[Action item] Below are the records. List every line holding the word "target".

** Material for this exercise follows **

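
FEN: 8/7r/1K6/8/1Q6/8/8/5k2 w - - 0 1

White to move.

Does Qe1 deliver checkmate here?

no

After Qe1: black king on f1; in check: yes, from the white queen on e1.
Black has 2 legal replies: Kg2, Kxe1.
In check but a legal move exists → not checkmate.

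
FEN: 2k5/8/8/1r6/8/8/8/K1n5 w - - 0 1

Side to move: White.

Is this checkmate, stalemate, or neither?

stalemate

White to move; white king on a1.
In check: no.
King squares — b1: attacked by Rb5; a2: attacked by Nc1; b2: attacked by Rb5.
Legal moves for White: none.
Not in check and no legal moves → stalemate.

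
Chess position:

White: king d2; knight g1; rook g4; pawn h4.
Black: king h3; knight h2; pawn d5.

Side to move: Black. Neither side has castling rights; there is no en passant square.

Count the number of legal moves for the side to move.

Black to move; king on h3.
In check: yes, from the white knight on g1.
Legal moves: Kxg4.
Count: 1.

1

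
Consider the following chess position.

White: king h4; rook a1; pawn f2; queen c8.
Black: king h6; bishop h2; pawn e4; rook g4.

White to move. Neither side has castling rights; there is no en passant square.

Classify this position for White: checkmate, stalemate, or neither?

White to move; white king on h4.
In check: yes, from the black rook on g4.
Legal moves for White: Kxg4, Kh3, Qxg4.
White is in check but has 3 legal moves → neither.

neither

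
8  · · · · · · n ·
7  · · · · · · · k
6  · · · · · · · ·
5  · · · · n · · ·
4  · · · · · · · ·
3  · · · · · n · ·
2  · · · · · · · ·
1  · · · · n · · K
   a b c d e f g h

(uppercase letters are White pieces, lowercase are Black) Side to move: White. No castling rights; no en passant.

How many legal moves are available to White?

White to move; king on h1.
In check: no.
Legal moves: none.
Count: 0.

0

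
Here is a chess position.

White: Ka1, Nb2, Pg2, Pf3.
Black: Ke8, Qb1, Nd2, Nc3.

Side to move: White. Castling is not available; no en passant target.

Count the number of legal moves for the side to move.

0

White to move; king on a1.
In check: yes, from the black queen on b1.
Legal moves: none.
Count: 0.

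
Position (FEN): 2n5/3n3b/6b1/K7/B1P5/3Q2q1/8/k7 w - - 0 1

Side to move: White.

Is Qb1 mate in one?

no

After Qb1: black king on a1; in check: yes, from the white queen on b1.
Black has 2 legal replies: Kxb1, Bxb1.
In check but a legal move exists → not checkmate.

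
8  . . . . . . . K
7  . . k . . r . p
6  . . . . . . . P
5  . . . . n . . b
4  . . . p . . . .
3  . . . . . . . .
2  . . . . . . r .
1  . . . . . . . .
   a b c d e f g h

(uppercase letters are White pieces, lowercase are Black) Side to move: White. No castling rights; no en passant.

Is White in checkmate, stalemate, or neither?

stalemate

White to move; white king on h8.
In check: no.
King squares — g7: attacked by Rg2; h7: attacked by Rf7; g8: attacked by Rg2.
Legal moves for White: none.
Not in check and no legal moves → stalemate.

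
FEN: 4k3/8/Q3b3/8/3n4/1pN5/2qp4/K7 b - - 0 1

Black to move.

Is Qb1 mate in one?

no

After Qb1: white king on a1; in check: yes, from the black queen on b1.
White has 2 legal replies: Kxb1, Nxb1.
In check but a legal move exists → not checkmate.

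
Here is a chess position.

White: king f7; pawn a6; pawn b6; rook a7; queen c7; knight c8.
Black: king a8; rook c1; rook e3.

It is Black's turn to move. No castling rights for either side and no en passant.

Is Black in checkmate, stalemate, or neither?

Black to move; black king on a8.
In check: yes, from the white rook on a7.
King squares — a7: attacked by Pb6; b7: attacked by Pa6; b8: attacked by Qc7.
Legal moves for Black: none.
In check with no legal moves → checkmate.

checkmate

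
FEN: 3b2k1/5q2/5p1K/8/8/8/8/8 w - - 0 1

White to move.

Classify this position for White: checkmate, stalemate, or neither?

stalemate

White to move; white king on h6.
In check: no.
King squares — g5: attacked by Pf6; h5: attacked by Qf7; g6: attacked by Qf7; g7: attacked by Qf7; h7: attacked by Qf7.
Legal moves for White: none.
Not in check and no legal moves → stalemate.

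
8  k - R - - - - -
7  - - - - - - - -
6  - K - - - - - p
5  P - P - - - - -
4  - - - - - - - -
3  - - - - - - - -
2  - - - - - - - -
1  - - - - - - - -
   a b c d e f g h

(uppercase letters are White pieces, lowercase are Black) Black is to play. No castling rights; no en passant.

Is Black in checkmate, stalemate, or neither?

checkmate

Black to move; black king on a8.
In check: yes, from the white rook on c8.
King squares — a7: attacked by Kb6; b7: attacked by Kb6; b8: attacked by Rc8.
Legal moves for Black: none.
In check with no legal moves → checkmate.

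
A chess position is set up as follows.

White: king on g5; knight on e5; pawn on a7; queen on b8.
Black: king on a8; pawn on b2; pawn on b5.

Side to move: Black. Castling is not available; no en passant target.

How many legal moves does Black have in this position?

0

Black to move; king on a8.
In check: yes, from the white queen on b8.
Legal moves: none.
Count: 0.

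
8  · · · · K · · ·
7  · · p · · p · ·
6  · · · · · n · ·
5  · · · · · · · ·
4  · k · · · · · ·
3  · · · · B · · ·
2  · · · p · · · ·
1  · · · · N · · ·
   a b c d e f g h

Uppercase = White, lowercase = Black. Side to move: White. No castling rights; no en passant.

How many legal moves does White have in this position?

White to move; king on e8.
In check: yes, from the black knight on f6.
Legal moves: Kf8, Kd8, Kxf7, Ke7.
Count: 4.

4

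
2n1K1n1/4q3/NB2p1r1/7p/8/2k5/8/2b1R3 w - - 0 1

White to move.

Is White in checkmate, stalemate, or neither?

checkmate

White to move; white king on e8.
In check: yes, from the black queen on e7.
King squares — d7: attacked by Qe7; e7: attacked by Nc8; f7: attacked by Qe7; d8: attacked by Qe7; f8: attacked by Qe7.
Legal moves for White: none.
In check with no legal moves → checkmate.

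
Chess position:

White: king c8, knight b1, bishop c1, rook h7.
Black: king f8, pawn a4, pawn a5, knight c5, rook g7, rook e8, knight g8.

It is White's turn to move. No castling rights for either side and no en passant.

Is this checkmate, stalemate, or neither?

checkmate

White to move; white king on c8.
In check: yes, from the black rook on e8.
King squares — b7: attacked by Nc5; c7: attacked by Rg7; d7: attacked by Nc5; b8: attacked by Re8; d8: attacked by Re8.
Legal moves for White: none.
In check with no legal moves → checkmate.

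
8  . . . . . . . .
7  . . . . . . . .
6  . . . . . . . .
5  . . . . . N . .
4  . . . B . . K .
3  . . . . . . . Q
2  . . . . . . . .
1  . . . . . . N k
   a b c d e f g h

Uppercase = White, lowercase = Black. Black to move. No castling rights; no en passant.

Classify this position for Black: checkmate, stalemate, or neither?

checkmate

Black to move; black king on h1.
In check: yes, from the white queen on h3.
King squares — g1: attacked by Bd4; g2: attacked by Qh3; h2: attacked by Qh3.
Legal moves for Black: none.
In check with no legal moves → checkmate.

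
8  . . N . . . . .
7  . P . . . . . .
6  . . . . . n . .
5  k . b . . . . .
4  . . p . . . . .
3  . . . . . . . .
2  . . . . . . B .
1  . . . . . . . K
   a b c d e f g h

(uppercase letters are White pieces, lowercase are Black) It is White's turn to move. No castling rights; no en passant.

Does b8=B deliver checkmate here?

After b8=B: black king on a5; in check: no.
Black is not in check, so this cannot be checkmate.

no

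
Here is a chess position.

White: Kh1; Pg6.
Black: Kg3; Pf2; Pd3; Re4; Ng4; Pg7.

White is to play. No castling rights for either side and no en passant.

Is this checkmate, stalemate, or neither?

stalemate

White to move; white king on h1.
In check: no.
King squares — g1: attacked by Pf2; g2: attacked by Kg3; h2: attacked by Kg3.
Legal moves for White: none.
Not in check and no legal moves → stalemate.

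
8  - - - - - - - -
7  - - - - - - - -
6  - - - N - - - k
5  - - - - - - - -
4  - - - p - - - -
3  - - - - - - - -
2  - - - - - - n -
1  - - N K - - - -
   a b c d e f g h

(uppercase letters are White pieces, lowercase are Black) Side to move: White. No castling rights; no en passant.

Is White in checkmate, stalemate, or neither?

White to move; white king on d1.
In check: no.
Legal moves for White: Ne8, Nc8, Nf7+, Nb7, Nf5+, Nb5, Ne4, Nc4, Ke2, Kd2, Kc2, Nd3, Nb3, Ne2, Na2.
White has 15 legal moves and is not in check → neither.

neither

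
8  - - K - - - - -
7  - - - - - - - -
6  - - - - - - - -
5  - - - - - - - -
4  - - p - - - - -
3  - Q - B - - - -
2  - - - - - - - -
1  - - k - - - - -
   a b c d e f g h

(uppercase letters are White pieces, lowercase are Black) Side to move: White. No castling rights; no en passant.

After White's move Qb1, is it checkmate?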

** End of Material for this exercise **

[Exercise result]
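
Side to move: White. Castling is not available; no en passant target.
Side to move: Black. Castling is not available; no en passant target.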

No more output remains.